| What this task involves |
Please restate word for word only the lines that start at the one containing "A uniform thin rod of mass 0.862" and continue to the final line of the material.

- - - -

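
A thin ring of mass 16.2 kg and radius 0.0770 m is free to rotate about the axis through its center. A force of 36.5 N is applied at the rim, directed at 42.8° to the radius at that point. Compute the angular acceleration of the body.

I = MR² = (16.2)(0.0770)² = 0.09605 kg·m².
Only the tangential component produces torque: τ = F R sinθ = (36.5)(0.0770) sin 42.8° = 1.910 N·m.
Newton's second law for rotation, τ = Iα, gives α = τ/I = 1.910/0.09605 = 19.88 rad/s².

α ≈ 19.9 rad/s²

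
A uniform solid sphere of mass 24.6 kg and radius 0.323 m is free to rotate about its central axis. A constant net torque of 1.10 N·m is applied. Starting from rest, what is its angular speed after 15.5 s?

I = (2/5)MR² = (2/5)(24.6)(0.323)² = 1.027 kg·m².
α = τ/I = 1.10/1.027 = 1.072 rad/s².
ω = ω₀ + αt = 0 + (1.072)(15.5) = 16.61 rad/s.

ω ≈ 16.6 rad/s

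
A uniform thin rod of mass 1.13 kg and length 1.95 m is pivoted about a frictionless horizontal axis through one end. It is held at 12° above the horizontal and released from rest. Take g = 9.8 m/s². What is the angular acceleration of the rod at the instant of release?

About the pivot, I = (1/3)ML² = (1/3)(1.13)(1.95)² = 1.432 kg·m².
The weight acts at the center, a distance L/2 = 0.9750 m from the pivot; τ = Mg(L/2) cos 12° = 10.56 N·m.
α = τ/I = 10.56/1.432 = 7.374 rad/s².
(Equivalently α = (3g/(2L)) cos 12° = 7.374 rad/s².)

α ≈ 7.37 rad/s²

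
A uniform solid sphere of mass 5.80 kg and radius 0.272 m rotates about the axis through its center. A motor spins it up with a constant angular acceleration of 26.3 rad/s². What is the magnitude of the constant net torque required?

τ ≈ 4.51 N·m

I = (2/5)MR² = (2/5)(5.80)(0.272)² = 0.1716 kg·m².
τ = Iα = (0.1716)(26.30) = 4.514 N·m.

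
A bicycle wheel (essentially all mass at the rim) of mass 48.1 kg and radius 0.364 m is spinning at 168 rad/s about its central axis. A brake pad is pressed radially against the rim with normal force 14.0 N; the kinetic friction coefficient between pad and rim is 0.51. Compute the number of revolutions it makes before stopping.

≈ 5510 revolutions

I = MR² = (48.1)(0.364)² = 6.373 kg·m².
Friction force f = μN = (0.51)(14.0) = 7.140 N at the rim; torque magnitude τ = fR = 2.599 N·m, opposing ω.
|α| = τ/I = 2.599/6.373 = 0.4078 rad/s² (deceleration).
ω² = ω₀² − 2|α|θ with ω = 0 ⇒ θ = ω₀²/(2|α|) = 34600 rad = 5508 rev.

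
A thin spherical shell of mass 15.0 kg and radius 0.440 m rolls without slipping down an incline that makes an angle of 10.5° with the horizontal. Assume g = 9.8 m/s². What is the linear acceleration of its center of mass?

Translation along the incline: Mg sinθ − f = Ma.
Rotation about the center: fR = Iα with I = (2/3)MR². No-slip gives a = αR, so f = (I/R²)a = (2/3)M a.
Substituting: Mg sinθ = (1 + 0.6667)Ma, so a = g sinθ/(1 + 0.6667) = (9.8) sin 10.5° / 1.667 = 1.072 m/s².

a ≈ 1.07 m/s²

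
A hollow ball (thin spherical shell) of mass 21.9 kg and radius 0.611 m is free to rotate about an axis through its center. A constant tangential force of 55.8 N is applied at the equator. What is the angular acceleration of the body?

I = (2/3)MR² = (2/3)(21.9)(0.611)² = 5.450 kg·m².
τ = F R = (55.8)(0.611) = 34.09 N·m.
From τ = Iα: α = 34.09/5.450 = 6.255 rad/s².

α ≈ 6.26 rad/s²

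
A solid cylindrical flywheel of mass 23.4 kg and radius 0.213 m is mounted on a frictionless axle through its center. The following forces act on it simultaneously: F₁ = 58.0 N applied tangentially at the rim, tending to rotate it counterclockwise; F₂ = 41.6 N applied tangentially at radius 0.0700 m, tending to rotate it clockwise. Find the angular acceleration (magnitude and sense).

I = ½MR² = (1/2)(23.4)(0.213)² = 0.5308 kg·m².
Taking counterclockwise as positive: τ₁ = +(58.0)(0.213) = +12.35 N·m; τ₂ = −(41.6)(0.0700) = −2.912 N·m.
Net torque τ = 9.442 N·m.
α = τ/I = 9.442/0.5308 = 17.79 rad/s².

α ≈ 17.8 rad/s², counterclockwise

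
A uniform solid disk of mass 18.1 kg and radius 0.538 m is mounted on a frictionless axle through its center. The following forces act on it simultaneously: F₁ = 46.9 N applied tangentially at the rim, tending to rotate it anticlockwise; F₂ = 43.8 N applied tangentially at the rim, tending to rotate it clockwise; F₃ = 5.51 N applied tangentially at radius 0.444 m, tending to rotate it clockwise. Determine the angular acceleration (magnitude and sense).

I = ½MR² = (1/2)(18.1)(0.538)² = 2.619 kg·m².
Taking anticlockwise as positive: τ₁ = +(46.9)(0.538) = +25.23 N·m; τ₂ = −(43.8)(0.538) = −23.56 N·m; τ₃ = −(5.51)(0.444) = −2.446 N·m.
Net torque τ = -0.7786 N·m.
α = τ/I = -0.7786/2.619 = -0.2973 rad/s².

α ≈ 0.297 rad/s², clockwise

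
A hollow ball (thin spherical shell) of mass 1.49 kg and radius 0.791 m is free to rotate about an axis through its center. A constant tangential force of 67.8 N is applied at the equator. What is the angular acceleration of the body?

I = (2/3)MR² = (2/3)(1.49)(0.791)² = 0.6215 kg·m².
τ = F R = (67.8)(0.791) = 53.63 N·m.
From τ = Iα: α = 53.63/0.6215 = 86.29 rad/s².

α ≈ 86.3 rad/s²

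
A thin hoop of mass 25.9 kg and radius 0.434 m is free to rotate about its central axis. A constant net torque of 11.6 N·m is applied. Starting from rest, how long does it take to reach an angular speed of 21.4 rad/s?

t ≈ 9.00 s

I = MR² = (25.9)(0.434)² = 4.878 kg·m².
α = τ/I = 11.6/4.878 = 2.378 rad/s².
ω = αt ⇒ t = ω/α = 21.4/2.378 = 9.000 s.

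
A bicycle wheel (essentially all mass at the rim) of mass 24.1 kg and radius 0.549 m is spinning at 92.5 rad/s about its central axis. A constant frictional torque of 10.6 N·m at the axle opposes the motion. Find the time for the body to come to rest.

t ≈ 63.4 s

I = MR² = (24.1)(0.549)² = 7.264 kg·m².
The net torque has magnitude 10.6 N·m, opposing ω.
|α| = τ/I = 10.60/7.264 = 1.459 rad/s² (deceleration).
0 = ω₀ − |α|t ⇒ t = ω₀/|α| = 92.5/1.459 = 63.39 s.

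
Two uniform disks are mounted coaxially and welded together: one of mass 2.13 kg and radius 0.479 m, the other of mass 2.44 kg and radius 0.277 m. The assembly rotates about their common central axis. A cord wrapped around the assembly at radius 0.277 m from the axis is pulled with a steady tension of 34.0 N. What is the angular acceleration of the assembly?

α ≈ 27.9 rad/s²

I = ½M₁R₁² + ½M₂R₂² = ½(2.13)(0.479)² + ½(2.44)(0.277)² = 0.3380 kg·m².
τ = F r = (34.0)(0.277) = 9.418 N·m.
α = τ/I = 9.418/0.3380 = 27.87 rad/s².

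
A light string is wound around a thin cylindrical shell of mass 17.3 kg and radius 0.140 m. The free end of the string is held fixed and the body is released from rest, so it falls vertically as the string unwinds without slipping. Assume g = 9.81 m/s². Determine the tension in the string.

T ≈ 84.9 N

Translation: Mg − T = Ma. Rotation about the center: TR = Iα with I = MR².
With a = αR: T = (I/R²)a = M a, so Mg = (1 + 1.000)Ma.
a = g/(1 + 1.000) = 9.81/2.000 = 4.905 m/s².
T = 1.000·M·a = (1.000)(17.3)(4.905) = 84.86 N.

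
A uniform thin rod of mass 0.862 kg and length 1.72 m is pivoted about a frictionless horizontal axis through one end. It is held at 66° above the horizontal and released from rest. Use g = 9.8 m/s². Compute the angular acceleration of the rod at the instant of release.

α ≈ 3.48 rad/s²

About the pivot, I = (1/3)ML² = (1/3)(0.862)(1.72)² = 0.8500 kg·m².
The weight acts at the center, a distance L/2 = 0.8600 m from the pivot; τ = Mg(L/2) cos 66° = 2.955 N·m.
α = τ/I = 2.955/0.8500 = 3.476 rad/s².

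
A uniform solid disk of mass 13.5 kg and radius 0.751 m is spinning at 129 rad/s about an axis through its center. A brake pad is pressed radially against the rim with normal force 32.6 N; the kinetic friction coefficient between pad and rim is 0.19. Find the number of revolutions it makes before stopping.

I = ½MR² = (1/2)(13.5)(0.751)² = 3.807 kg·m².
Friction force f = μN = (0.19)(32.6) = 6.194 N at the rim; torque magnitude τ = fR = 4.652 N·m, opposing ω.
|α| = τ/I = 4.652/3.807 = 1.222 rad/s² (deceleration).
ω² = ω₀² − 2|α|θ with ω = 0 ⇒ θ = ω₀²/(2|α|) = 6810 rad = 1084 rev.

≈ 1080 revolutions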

- - - -

| Output of the task |
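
A uniform thin rod of mass 0.862 kg and length 1.72 m is pivoted about a frictionless horizontal axis through one end. It is held at 66° above the horizontal and released from rest. Use g = 9.8 m/s². Compute the angular acceleration of the rod at the instant of release.

α ≈ 3.48 rad/s²

About the pivot, I = (1/3)ML² = (1/3)(0.862)(1.72)² = 0.8500 kg·m².
The weight acts at the center, a distance L/2 = 0.8600 m from the pivot; τ = Mg(L/2) cos 66° = 2.955 N·m.
α = τ/I = 2.955/0.8500 = 3.476 rad/s².

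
A uniform solid disk of mass 13.5 kg and radius 0.751 m is spinning at 129 rad/s about an axis through its center. A brake pad is pressed radially against the rim with normal force 32.6 N; the kinetic friction coefficient between pad and rim is 0.19. Find the number of revolutions it makes before stopping.

I = ½MR² = (1/2)(13.5)(0.751)² = 3.807 kg·m².
Friction force f = μN = (0.19)(32.6) = 6.194 N at the rim; torque magnitude τ = fR = 4.652 N·m, opposing ω.
|α| = τ/I = 4.652/3.807 = 1.222 rad/s² (deceleration).
ω² = ω₀² − 2|α|θ with ω = 0 ⇒ θ = ω₀²/(2|α|) = 6810 rad = 1084 rev.

≈ 1080 revolutions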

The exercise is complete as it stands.